*** MATERIAL SHOWN

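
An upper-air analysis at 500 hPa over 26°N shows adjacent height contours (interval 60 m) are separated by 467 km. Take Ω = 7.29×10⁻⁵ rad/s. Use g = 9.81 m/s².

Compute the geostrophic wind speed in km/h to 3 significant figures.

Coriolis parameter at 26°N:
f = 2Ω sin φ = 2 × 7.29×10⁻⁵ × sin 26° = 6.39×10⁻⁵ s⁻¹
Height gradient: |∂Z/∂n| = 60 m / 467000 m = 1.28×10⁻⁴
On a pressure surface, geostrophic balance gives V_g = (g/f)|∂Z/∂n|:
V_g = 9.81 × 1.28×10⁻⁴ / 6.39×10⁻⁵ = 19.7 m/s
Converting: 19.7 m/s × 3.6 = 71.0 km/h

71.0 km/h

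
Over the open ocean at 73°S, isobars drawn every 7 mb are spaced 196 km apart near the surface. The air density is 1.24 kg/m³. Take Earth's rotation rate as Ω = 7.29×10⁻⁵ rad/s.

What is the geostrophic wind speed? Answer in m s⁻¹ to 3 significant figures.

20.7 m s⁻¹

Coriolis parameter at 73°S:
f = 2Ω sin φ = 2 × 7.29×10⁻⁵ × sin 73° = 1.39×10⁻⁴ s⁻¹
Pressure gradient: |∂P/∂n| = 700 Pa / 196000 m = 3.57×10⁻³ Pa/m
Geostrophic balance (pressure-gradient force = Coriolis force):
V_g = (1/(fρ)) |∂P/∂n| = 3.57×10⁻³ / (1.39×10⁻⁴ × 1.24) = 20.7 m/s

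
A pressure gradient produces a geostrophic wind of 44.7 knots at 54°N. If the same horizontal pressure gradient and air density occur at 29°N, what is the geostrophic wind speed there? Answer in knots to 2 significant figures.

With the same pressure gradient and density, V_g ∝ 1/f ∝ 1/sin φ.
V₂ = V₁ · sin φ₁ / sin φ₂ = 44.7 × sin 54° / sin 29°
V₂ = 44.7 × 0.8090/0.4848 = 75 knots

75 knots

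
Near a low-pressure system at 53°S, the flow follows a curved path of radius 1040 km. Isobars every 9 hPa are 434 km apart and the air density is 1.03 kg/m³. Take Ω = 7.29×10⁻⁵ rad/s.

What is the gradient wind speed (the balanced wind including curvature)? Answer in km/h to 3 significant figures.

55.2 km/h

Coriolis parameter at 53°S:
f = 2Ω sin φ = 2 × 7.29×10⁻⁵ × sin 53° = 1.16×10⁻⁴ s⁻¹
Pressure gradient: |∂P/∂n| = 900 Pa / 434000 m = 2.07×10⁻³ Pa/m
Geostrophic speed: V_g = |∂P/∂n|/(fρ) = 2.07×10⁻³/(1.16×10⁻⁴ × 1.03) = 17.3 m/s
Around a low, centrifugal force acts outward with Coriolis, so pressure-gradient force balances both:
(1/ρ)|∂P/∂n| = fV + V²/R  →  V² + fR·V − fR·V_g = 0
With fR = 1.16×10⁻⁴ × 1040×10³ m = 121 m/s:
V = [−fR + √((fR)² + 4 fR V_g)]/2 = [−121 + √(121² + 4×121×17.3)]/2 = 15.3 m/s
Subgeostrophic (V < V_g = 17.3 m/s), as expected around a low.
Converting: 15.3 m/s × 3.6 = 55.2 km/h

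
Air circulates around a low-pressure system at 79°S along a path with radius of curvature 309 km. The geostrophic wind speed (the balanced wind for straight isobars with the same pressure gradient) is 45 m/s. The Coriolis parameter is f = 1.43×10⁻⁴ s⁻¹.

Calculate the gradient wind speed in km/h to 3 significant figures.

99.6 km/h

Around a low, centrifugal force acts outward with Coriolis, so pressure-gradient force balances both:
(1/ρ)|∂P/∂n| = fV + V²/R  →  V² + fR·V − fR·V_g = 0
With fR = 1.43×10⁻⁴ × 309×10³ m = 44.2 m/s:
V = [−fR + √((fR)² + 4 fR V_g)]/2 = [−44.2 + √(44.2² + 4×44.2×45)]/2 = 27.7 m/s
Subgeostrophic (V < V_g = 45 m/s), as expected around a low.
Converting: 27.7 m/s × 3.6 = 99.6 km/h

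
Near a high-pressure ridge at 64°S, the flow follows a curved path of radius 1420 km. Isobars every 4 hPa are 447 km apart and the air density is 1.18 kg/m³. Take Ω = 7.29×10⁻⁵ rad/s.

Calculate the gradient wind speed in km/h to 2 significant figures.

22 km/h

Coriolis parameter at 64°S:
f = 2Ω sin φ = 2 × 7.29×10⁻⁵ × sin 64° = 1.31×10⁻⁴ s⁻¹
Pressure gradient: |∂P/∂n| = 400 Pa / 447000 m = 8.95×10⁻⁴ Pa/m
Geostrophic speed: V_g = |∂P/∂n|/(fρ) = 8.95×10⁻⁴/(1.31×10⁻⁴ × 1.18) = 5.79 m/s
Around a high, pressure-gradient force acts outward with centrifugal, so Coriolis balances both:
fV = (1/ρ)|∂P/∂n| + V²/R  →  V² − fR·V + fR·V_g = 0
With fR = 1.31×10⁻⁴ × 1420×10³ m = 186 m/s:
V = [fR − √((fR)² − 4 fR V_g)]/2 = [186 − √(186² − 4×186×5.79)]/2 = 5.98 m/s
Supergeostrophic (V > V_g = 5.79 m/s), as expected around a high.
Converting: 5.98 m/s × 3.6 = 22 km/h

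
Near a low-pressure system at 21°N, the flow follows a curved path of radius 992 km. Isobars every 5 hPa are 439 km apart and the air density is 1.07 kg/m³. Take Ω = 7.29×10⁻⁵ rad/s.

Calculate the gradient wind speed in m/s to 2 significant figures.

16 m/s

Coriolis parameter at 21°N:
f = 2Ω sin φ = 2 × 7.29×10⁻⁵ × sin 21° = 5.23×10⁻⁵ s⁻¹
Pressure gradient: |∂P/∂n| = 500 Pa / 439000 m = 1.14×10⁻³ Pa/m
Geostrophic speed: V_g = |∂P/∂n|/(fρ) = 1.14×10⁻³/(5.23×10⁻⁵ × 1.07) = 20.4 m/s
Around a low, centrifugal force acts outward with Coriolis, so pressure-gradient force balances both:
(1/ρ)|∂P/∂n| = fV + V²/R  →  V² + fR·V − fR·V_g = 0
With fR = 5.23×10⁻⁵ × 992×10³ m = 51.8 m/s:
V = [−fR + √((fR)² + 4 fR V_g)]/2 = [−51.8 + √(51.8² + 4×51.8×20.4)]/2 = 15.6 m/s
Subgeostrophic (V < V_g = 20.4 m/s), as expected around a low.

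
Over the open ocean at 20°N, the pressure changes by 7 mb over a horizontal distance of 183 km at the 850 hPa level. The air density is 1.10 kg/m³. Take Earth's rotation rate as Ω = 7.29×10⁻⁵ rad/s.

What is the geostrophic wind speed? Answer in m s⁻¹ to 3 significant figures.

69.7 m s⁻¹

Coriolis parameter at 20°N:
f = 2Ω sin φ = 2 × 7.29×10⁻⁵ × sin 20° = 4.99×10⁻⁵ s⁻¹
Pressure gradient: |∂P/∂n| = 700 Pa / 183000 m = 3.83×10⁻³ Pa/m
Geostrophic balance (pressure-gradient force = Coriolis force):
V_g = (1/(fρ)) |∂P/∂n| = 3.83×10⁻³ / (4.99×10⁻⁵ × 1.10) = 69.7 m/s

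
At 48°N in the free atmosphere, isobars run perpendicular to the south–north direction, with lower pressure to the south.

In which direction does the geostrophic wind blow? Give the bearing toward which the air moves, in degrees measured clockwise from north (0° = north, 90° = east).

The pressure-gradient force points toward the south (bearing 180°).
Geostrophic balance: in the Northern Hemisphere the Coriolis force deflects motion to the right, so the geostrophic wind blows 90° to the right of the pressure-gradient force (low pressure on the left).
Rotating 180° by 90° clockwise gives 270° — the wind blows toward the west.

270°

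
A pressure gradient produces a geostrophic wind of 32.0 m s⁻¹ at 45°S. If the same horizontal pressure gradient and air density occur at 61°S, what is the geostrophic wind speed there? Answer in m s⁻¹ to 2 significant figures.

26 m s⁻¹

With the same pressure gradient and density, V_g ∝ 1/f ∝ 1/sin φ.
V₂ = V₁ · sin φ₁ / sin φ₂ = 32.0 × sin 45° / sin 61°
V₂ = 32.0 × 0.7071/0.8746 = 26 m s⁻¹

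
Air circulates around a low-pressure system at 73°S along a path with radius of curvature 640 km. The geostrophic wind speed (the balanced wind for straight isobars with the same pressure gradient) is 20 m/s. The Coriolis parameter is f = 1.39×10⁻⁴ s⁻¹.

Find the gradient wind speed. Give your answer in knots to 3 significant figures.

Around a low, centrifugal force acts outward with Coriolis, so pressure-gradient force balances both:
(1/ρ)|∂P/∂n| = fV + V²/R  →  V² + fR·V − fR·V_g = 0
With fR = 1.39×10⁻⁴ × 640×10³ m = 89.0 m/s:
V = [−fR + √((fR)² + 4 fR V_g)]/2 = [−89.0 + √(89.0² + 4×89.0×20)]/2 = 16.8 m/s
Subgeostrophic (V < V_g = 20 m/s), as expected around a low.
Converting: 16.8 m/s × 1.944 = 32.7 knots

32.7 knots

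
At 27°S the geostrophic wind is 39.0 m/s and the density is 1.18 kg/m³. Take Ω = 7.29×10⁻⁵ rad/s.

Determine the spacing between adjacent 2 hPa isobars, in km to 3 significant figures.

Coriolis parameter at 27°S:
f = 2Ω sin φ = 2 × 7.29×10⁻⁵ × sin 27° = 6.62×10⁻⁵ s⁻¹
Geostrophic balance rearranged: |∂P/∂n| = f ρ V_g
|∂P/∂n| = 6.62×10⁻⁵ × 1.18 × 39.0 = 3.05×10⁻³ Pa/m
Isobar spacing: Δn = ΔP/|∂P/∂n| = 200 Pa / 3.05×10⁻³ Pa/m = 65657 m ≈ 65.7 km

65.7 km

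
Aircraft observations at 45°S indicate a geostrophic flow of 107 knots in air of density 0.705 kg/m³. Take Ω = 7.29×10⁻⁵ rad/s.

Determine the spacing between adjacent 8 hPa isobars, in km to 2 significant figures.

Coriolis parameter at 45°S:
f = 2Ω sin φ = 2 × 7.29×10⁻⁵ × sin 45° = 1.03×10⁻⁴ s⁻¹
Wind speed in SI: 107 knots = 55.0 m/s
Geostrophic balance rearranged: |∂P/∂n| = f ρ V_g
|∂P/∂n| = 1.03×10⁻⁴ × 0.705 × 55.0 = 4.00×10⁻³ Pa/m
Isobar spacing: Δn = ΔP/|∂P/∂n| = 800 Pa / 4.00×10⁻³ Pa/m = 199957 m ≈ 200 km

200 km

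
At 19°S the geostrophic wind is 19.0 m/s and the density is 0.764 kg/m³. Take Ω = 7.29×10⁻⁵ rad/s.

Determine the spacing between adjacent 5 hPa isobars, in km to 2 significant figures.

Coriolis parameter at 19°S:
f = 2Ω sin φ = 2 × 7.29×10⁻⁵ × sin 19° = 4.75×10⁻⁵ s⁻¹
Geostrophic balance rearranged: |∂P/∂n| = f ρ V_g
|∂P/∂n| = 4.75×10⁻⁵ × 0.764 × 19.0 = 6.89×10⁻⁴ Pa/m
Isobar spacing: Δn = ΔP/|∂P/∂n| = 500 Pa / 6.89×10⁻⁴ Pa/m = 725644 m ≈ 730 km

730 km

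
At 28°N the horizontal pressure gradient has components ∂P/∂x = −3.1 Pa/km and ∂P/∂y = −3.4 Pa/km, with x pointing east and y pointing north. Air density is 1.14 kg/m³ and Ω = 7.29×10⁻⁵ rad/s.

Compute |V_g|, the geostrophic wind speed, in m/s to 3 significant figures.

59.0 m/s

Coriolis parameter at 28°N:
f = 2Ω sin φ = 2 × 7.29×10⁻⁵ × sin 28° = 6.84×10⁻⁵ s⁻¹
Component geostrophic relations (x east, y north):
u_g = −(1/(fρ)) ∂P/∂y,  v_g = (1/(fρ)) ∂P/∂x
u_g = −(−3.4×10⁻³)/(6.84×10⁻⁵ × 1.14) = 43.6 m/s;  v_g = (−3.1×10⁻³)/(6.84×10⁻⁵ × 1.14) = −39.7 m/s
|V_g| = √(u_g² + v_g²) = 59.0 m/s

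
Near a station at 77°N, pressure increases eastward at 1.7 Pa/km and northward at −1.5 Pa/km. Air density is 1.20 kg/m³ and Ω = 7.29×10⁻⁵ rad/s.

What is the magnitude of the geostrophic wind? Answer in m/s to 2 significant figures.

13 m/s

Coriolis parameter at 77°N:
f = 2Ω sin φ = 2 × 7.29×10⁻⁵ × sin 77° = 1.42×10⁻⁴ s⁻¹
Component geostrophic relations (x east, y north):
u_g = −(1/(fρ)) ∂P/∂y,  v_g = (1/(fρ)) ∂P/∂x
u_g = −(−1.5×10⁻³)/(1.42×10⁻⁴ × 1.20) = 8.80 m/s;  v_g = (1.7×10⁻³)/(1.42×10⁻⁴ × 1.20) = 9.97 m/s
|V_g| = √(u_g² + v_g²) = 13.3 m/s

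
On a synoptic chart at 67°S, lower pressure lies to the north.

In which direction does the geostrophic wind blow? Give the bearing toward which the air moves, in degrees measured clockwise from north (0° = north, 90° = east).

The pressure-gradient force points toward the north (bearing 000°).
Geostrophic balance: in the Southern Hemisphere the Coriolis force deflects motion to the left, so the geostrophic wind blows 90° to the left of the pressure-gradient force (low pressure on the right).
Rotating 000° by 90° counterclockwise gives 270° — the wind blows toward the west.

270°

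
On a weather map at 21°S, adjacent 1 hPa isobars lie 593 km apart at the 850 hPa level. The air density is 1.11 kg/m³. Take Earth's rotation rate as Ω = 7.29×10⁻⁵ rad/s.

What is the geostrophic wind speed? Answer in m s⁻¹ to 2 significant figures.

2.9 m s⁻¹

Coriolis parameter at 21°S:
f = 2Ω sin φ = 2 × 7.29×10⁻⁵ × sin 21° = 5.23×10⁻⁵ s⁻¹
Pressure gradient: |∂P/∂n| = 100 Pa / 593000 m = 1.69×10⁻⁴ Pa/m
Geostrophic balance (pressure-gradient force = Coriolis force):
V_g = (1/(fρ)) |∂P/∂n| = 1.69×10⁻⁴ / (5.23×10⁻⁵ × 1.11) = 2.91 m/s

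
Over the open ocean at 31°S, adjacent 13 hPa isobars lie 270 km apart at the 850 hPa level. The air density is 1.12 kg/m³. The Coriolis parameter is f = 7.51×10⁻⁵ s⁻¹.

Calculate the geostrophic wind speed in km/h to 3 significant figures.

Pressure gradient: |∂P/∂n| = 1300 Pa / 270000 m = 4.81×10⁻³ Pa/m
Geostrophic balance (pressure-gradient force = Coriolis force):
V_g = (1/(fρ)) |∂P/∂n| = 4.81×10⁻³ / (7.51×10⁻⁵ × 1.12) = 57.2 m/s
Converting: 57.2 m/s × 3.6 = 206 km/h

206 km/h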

******

In the listing above, find the line with "Aircraft observations at" and the line with "At 19°S the"; output exactly those lines and all lines between them.

▶ _WRITTEN REPLY_
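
Aircraft observations at 45°S indicate a geostrophic flow of 107 knots in air of density 0.705 kg/m³. Take Ω = 7.29×10⁻⁵ rad/s.

Determine the spacing between adjacent 8 hPa isobars, in km to 2 significant figures.

Coriolis parameter at 45°S:
f = 2Ω sin φ = 2 × 7.29×10⁻⁵ × sin 45° = 1.03×10⁻⁴ s⁻¹
Wind speed in SI: 107 knots = 55.0 m/s
Geostrophic balance rearranged: |∂P/∂n| = f ρ V_g
|∂P/∂n| = 1.03×10⁻⁴ × 0.705 × 55.0 = 4.00×10⁻³ Pa/m
Isobar spacing: Δn = ΔP/|∂P/∂n| = 800 Pa / 4.00×10⁻³ Pa/m = 199957 m ≈ 200 km

200 km

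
At 19°S the geostrophic wind is 19.0 m/s and the density is 0.764 kg/m³. Take Ω = 7.29×10⁻⁵ rad/s.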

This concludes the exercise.